***** Exercise material *****

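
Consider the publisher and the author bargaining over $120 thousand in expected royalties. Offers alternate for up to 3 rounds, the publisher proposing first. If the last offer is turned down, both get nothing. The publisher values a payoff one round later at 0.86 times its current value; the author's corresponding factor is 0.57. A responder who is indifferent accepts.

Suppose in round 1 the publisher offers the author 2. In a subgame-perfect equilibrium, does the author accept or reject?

Work out the author's continuation value if the offer is rejected.
Round 3 (the publisher proposes): rejection yields 0 for the author; the publisher offers 0 and keeps 120.
Round 2 (the author proposes): the publisher can get 120 next round, worth 0.86 × 120 = 103.2 now; the author offers that and keeps 16.8.
So by rejecting in round 1, the author gets 16.8 next round, worth 0.57 × 16.8 = 9.576 now.
Offer 2 < 9.576, so the author rejects.

Reject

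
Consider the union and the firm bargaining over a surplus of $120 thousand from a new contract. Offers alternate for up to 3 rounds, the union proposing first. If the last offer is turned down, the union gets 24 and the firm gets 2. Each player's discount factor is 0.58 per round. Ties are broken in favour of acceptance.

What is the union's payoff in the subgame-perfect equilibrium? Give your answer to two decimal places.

Solve by backward induction from round 3.
Round 3 (the union proposes): the firm gets 2 if talks fail, so the union offers 2 and keeps 118.
Round 2 (the firm proposes): the union can get 118 next round, worth 0.58 × 118 = 68.44 now. The firm offers 68.44 and keeps 120 − 68.44 = 51.56.
Round 1 (the union proposes): the firm can get 51.56 next round, worth 0.58 × 51.56 = 29.9048 now; the union offers that and keeps 90.0952.

90.10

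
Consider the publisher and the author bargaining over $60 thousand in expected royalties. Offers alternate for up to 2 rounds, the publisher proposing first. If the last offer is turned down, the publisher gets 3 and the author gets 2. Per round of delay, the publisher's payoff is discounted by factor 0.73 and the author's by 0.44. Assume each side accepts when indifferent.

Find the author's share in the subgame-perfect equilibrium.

Work backward from the last round.
Round 2 (the author proposes): the publisher gets 3 if talks fail, so the author offers 3 and keeps 57.
Round 1 (the publisher proposes): the author can get 57 next round, worth 0.44 × 57 = 25.08 now, so the publisher offers 25.08, keeping 34.92.

25.08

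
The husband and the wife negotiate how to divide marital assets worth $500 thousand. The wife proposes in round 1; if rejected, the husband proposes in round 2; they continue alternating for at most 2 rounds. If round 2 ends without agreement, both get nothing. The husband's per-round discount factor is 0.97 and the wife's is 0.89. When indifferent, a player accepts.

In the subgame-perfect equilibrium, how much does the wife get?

By backward induction:
Round 2 (the husband proposes): rejection yields 0 for the wife; the husband offers 0 and keeps 500.
Round 1 (the wife proposes): the husband can get 500 next round, worth 0.97 × 500 = 485 now. The wife offers 485 and keeps 500 − 485 = 15.

15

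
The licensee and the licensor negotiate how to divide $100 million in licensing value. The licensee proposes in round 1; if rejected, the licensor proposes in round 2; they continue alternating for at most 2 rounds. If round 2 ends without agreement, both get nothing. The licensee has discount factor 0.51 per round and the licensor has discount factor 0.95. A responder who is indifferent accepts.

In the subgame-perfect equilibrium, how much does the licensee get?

Round 2 (the licensor proposes): the licensee will accept anything ≥ 0, so the licensor offers 0 and keeps 100.
Round 1 (the licensee proposes): the licensor can get 100 next round, worth 0.95 × 100 = 95 now, so the licensee offers 95, keeping 5.

5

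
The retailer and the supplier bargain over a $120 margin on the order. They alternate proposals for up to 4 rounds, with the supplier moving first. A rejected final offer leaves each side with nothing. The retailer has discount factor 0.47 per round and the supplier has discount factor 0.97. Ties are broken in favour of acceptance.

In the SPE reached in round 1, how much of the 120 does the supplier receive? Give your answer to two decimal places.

92.60

By backward induction:
Round 4 (the retailer proposes): the supplier will accept anything ≥ 0, so the retailer offers 0 and keeps 120.
Round 3 (the supplier proposes): the retailer can get 120 next round, worth 0.47 × 120 = 56.4 now. The supplier offers 56.4 and keeps 120 − 56.4 = 63.6.
Round 2 (the retailer proposes): the supplier can get 63.6 next round, worth 0.97 × 63.6 = 61.692 now, so the retailer offers 61.692, keeping 58.308.
Round 1 (the supplier proposes): the retailer can get 58.308 next round, worth 0.47 × 58.308 = 27.40476 now, so the supplier offers 27.40476, keeping 92.59524.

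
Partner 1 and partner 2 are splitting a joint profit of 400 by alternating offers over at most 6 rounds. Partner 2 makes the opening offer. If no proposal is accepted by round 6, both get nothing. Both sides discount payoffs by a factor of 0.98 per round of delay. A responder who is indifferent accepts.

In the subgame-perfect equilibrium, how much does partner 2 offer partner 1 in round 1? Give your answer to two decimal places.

376.94

Round 6 (partner 1 proposes): partner 2 will accept anything ≥ 0, so partner 1 offers 0 and keeps 400.
Round 5 (partner 2 proposes): partner 1 can get 400 next round, worth 0.98 × 400 = 392 now, so partner 2 offers 392, keeping 8.
Round 4 (partner 1 proposes): partner 2 can get 8 next round, worth 0.98 × 8 = 7.84 now. Partner 1 offers 7.84 and keeps 400 − 7.84 = 392.16.
Round 3 (partner 2 proposes): partner 1 can get 392.16 next round, worth 0.98 × 392.16 = 384.3168 now; partner 2 offers that and keeps 15.6832.
Round 2 (partner 1 proposes): partner 2 can get 15.6832 next round, worth 0.98 × 15.6832 = 15.369536 now. Partner 1 offers 15.369536 and keeps 400 − 15.369536 = 384.630464.
Round 1 (partner 2 proposes): partner 1 can get 384.630464 next round, worth 0.98 × 384.630464 = 376.93785472 now; partner 2 offers that and keeps 23.06214528.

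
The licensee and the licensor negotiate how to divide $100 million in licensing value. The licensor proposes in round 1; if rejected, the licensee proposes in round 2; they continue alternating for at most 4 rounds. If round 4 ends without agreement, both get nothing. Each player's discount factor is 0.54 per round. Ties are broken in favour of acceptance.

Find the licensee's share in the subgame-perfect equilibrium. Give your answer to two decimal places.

Round 4 (the licensee proposes): rejection yields 0 for the licensor; the licensee offers 0 and keeps 100.
Round 3 (the licensor proposes): the licensee can get 100 next round, worth 0.54 × 100 = 54 now. The licensor offers 54 and keeps 100 − 54 = 46.
Round 2 (the licensee proposes): the licensor can get 46 next round, worth 0.54 × 46 = 24.84 now; the licensee offers that and keeps 75.16.
Round 1 (the licensor proposes): the licensee can get 75.16 next round, worth 0.54 × 75.16 = 40.5864 now; the licensor offers that and keeps 59.4136.

40.59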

*****

## Task item
Exactly as shown above, return every record.

## Reply to the task
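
Consider the publisher and the author bargaining over $120 thousand in expected royalties. Offers alternate for up to 3 rounds, the publisher proposing first. If the last offer is turned down, both get nothing. The publisher values a payoff one round later at 0.86 times its current value; the author's corresponding factor is 0.57. A responder who is indifferent accepts.

Suppose in round 1 the publisher offers the author 2. In a subgame-perfect equilibrium, does the author accept or reject?

Work out the author's continuation value if the offer is rejected.
Round 3 (the publisher proposes): rejection yields 0 for the author; the publisher offers 0 and keeps 120.
Round 2 (the author proposes): the publisher can get 120 next round, worth 0.86 × 120 = 103.2 now; the author offers that and keeps 16.8.
So by rejecting in round 1, the author gets 16.8 next round, worth 0.57 × 16.8 = 9.576 now.
Offer 2 < 9.576, so the author rejects.

Reject

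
Consider the union and the firm bargaining over a surplus of $120 thousand from a new contract. Offers alternate for up to 3 rounds, the union proposing first. If the last offer is turned down, the union gets 24 and the firm gets 2. Each player's discount factor is 0.58 per round. Ties are broken in favour of acceptance.

What is the union's payoff in the subgame-perfect equilibrium? Give your answer to two decimal places.

Solve by backward induction from round 3.
Round 3 (the union proposes): the firm gets 2 if talks fail, so the union offers 2 and keeps 118.
Round 2 (the firm proposes): the union can get 118 next round, worth 0.58 × 118 = 68.44 now. The firm offers 68.44 and keeps 120 − 68.44 = 51.56.
Round 1 (the union proposes): the firm can get 51.56 next round, worth 0.58 × 51.56 = 29.9048 now; the union offers that and keeps 90.0952.

90.10

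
Consider the publisher and the author bargaining over $60 thousand in expected royalties. Offers alternate for up to 2 rounds, the publisher proposing first. If the last offer is turned down, the publisher gets 3 and the author gets 2. Per round of delay, the publisher's payoff is discounted by factor 0.73 and the author's by 0.44. Assume each side accepts when indifferent.

Find the author's share in the subgame-perfect equilibrium.

Work backward from the last round.
Round 2 (the author proposes): the publisher gets 3 if talks fail, so the author offers 3 and keeps 57.
Round 1 (the publisher proposes): the author can get 57 next round, worth 0.44 × 57 = 25.08 now, so the publisher offers 25.08, keeping 34.92.

25.08

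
The husband and the wife negotiate how to divide marital assets worth $500 thousand. The wife proposes in round 1; if rejected, the husband proposes in round 2; they continue alternating for at most 2 rounds. If round 2 ends without agreement, both get nothing. The husband's per-round discount factor is 0.97 and the wife's is 0.89. When indifferent, a player accepts.

In the subgame-perfect equilibrium, how much does the wife get?

By backward induction:
Round 2 (the husband proposes): rejection yields 0 for the wife; the husband offers 0 and keeps 500.
Round 1 (the wife proposes): the husband can get 500 next round, worth 0.97 × 500 = 485 now. The wife offers 485 and keeps 500 − 485 = 15.

15

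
The licensee and the licensor negotiate how to divide $100 million in licensing value. The licensee proposes in round 1; if rejected, the licensor proposes in round 2; they continue alternating for at most 2 rounds. If round 2 ends without agreement, both get nothing. The licensee has discount factor 0.51 per round and the licensor has discount factor 0.95. A responder who is indifferent accepts.

In the subgame-perfect equilibrium, how much does the licensee get?

Round 2 (the licensor proposes): the licensee will accept anything ≥ 0, so the licensor offers 0 and keeps 100.
Round 1 (the licensee proposes): the licensor can get 100 next round, worth 0.95 × 100 = 95 now, so the licensee offers 95, keeping 5.

5

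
The retailer and the supplier bargain over a $120 margin on the order. They alternate proposals for up to 4 rounds, with the supplier moving first. A rejected final offer leaves each side with nothing. The retailer has discount factor 0.47 per round and the supplier has discount factor 0.97. Ties are broken in favour of acceptance.

In the SPE reached in round 1, how much of the 120 does the supplier receive? Give your answer to two decimal places.

92.60

By backward induction:
Round 4 (the retailer proposes): the supplier will accept anything ≥ 0, so the retailer offers 0 and keeps 120.
Round 3 (the supplier proposes): the retailer can get 120 next round, worth 0.47 × 120 = 56.4 now. The supplier offers 56.4 and keeps 120 − 56.4 = 63.6.
Round 2 (the retailer proposes): the supplier can get 63.6 next round, worth 0.97 × 63.6 = 61.692 now, so the retailer offers 61.692, keeping 58.308.
Round 1 (the supplier proposes): the retailer can get 58.308 next round, worth 0.47 × 58.308 = 27.40476 now, so the supplier offers 27.40476, keeping 92.59524.

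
Partner 1 and partner 2 are splitting a joint profit of 400 by alternating offers over at most 6 rounds. Partner 2 makes the opening offer. If no proposal is accepted by round 6, both get nothing. Both sides discount payoffs by a factor of 0.98 per round of delay. A responder who is indifferent accepts.

In the subgame-perfect equilibrium, how much does partner 2 offer partner 1 in round 1? Give your answer to two decimal places.

376.94

Round 6 (partner 1 proposes): partner 2 will accept anything ≥ 0, so partner 1 offers 0 and keeps 400.
Round 5 (partner 2 proposes): partner 1 can get 400 next round, worth 0.98 × 400 = 392 now, so partner 2 offers 392, keeping 8.
Round 4 (partner 1 proposes): partner 2 can get 8 next round, worth 0.98 × 8 = 7.84 now. Partner 1 offers 7.84 and keeps 400 − 7.84 = 392.16.
Round 3 (partner 2 proposes): partner 1 can get 392.16 next round, worth 0.98 × 392.16 = 384.3168 now; partner 2 offers that and keeps 15.6832.
Round 2 (partner 1 proposes): partner 2 can get 15.6832 next round, worth 0.98 × 15.6832 = 15.369536 now. Partner 1 offers 15.369536 and keeps 400 − 15.369536 = 384.630464.
Round 1 (partner 2 proposes): partner 1 can get 384.630464 next round, worth 0.98 × 384.630464 = 376.93785472 now; partner 2 offers that and keeps 23.06214528.

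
The licensee and the licensor negotiate how to divide $100 million in licensing value. The licensor proposes in round 1; if rejected, the licensee proposes in round 2; they continue alternating for at most 4 rounds. If round 4 ends without agreement, both get nothing. Each player's discount factor is 0.54 per round. Ties are broken in favour of acceptance.

Find the licensee's share in the subgame-perfect equilibrium. Give your answer to two decimal places.

Round 4 (the licensee proposes): rejection yields 0 for the licensor; the licensee offers 0 and keeps 100.
Round 3 (the licensor proposes): the licensee can get 100 next round, worth 0.54 × 100 = 54 now. The licensor offers 54 and keeps 100 − 54 = 46.
Round 2 (the licensee proposes): the licensor can get 46 next round, worth 0.54 × 46 = 24.84 now; the licensee offers that and keeps 75.16.
Round 1 (the licensor proposes): the licensee can get 75.16 next round, worth 0.54 × 75.16 = 40.5864 now; the licensor offers that and keeps 59.4136.

40.59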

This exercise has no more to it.